What to do | Print, from the listing below, the lines starting at the line containing "The stage–discharge rating" and ending at the line containing "A wading gauging of a", exactly as they stand, and print nothing else.

Supplied records |
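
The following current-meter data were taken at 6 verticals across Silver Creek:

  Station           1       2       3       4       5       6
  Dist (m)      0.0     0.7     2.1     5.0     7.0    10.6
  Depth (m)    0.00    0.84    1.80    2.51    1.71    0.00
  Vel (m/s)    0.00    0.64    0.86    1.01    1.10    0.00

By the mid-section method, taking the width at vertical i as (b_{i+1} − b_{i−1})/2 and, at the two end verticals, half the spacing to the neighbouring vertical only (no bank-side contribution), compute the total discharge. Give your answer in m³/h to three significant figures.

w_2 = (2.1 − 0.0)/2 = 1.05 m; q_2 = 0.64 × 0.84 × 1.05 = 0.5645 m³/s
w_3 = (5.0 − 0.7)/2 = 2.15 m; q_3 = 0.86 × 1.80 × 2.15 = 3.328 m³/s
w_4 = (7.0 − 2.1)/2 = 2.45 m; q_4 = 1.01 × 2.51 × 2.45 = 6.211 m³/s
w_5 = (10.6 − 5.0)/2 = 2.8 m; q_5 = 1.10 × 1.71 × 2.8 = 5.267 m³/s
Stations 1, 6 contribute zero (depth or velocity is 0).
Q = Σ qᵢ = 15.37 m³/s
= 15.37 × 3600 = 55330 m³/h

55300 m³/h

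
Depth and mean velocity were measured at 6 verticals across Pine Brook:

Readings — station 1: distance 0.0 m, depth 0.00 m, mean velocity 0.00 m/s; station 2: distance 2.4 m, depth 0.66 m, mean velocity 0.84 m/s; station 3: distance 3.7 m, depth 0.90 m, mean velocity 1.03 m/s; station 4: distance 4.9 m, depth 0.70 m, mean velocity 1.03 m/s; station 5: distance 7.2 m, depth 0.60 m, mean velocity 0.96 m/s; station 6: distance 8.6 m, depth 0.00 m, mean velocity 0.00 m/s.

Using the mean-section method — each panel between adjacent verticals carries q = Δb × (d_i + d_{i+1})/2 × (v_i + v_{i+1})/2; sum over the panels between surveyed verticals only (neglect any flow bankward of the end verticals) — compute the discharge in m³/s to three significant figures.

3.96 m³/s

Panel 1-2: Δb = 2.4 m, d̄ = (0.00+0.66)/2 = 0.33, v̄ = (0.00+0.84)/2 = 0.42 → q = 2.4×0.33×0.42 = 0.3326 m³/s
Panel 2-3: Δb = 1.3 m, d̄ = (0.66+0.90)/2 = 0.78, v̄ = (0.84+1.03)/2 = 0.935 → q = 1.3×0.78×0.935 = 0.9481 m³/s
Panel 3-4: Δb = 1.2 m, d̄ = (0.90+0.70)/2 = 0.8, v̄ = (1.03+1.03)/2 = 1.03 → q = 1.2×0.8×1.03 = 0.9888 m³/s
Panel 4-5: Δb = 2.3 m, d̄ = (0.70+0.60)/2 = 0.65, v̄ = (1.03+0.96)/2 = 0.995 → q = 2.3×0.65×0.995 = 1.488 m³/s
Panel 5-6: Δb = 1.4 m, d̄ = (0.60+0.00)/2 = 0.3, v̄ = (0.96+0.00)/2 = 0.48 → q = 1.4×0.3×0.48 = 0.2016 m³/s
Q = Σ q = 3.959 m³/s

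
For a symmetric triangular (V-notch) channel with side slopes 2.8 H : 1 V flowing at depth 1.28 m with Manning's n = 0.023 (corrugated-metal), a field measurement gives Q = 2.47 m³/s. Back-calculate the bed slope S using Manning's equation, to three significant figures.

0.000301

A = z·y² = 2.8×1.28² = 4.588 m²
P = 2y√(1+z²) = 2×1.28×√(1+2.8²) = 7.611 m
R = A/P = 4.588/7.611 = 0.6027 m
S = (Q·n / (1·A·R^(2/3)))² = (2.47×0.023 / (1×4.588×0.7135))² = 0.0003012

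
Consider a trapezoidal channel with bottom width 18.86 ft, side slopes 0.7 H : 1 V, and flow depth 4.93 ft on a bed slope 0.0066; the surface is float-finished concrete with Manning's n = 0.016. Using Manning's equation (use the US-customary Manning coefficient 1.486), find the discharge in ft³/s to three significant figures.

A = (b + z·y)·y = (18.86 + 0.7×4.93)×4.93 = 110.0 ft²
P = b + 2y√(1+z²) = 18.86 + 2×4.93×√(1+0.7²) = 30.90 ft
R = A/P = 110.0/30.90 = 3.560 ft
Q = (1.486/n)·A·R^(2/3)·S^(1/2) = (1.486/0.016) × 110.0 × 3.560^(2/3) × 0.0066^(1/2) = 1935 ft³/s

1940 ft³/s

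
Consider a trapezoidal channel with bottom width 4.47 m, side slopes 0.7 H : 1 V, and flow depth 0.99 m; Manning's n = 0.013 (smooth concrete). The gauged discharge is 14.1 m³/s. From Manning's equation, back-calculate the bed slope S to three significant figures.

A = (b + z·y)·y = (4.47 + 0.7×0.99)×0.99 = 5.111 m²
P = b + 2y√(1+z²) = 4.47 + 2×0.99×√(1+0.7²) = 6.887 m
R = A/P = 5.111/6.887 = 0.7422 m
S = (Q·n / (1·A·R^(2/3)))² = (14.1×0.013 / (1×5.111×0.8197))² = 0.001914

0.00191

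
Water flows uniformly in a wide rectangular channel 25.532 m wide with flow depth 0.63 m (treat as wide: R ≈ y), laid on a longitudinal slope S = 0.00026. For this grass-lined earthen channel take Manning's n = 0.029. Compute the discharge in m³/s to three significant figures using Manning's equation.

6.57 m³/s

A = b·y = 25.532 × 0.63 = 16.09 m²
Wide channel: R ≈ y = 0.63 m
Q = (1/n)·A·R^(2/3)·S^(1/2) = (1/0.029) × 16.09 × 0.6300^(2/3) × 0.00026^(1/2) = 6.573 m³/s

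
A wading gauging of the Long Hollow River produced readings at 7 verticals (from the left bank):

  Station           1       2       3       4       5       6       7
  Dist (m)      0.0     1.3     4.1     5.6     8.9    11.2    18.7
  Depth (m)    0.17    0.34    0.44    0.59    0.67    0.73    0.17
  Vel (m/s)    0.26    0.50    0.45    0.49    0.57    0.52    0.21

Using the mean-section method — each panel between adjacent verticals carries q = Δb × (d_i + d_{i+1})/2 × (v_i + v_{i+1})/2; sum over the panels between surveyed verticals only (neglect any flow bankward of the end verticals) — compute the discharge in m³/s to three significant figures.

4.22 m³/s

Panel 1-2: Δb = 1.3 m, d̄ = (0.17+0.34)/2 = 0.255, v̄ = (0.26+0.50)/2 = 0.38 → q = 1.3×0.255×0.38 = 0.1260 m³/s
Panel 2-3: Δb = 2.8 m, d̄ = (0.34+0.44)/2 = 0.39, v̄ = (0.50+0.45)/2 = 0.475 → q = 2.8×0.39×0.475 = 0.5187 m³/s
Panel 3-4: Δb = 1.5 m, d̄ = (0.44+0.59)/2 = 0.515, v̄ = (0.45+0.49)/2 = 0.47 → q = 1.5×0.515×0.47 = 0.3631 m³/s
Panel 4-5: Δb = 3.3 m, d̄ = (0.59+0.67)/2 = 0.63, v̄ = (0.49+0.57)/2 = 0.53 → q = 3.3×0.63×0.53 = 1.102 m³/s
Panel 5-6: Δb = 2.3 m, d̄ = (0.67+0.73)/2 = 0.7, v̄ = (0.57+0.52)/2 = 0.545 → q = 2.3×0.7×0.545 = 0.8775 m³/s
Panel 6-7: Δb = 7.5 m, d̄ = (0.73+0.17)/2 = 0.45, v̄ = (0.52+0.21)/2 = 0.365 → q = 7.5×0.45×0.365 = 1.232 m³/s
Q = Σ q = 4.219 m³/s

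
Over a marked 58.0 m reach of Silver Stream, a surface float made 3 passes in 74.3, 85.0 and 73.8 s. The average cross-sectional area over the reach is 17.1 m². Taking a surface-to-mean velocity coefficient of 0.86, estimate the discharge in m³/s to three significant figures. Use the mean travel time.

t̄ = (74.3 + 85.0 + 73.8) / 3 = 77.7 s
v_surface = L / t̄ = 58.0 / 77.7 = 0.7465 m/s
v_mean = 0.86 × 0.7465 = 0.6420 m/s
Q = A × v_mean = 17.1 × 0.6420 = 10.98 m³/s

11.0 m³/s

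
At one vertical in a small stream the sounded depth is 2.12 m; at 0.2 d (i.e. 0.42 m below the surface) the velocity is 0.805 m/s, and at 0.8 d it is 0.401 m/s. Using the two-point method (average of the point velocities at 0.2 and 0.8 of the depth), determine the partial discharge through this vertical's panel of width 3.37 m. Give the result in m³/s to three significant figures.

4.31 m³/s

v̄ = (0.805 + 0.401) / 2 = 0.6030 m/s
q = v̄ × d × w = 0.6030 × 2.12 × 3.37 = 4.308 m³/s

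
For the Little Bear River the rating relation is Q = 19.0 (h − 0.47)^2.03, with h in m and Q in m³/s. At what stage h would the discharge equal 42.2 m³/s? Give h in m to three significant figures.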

==

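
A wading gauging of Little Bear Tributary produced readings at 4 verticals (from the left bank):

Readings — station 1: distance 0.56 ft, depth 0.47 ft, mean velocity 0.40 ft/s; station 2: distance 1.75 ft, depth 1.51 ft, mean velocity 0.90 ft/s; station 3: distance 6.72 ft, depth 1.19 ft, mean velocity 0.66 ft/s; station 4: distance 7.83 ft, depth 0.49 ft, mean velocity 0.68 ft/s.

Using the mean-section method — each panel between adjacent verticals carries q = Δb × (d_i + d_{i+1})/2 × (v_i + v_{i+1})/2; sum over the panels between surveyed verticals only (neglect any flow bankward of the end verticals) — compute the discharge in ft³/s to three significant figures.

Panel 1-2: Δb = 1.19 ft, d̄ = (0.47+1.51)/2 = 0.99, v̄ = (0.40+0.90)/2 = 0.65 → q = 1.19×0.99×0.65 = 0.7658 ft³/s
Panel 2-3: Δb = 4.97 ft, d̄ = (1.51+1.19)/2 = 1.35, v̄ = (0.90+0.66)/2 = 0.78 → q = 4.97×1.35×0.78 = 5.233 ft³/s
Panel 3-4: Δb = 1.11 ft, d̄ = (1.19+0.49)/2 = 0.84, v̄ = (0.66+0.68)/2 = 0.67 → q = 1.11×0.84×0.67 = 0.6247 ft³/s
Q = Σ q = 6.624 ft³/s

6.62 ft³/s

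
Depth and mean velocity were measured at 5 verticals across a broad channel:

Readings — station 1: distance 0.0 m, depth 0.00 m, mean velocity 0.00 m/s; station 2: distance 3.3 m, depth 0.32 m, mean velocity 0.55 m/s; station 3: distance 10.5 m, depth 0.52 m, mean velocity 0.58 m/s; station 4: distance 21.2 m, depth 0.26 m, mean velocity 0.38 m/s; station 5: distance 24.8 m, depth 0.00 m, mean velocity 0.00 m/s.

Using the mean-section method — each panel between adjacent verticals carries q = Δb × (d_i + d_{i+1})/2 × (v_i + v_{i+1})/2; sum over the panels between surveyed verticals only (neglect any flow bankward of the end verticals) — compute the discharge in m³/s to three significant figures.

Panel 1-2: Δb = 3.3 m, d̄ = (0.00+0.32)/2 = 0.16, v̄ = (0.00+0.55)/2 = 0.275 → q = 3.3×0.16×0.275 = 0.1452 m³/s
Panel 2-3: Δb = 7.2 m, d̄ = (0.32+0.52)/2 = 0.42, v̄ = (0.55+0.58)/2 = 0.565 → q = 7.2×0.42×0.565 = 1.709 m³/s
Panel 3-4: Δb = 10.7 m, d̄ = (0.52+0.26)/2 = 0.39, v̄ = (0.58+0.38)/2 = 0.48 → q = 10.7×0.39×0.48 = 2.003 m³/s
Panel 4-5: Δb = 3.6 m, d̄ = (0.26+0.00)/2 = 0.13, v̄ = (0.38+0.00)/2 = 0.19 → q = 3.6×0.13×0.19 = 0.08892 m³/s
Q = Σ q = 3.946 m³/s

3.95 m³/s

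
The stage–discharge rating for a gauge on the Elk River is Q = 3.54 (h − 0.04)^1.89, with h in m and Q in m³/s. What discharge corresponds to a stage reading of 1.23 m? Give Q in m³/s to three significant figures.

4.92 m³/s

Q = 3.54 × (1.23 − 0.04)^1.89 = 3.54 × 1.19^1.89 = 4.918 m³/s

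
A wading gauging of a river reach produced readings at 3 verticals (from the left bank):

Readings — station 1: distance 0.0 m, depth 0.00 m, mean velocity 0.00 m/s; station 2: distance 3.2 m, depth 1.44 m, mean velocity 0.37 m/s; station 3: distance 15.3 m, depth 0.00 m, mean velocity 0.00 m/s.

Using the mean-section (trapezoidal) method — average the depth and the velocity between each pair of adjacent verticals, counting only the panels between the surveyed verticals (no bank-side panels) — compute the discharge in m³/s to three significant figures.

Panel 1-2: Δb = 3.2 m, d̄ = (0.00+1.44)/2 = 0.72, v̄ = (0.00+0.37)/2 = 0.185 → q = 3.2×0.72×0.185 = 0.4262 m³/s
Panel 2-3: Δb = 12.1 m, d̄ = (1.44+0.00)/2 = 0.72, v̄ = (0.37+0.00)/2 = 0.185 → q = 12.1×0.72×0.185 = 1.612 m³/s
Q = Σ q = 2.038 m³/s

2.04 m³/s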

Answer space |
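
The stage–discharge rating for a gauge on the Elk River is Q = 3.54 (h − 0.04)^1.89, with h in m and Q in m³/s. What discharge corresponds to a stage reading of 1.23 m? Give Q in m³/s to three significant figures.

4.92 m³/s

Q = 3.54 × (1.23 − 0.04)^1.89 = 3.54 × 1.19^1.89 = 4.918 m³/s

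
A wading gauging of a river reach produced readings at 3 verticals (from the left bank):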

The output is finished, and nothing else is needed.